§ Data for the task:
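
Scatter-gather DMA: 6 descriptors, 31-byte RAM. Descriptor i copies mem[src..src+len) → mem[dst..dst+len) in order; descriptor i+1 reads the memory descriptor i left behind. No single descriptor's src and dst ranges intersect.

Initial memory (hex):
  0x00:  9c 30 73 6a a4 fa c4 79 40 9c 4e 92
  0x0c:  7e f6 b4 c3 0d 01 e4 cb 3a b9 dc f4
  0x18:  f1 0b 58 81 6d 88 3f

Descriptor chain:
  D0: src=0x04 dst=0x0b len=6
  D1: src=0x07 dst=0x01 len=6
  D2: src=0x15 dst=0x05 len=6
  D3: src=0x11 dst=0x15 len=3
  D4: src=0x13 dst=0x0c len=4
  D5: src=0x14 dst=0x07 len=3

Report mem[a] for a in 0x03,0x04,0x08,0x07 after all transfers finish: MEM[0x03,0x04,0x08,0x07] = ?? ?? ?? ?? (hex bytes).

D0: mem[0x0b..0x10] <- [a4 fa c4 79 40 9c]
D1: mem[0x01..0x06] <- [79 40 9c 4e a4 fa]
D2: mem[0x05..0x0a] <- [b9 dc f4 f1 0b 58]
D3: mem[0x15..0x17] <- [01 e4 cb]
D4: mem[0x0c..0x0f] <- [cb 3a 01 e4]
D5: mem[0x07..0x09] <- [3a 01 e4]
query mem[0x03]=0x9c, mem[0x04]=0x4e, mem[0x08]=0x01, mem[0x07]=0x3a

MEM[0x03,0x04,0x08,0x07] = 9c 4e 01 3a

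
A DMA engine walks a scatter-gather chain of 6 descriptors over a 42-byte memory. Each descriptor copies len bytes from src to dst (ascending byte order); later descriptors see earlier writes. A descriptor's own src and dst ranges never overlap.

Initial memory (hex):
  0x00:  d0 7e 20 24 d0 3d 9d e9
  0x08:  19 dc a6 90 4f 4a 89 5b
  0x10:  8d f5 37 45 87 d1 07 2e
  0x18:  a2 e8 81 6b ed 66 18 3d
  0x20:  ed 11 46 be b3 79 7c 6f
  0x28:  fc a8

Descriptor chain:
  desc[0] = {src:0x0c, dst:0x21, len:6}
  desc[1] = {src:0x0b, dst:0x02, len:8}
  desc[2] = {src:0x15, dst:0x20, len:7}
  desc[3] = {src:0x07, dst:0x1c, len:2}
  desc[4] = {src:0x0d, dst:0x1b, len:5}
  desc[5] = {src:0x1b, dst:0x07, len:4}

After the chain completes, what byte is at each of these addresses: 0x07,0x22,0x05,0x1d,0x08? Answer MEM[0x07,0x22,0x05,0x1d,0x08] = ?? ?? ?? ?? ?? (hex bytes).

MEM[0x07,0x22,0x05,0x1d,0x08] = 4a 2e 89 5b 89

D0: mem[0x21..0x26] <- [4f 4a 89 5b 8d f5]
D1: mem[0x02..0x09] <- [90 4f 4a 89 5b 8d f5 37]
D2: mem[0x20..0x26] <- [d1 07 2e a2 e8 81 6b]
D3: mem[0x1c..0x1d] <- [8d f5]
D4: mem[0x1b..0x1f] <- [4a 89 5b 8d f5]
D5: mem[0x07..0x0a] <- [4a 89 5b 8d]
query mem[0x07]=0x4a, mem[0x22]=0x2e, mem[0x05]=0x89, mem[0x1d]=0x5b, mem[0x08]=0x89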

§ Work to be completed:
Please return every line from the material above where the string "memory" occurs.

§ Result:
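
Scatter-gather DMA: 6 descriptors, 31-byte RAM. Descriptor i copies mem[src..src+len) → mem[dst..dst+len) in order; descriptor i+1 reads the memory descriptor i left behind. No single descriptor's src and dst ranges intersect.
Initial memory (hex):
A DMA engine walks a scatter-gather chain of 6 descriptors over a 42-byte memory. Each descriptor copies len bytes from src to dst (ascending byte order); later descriptors see earlier writes. A descriptor's own src and dst ranges never overlap.
Initial memory (hex):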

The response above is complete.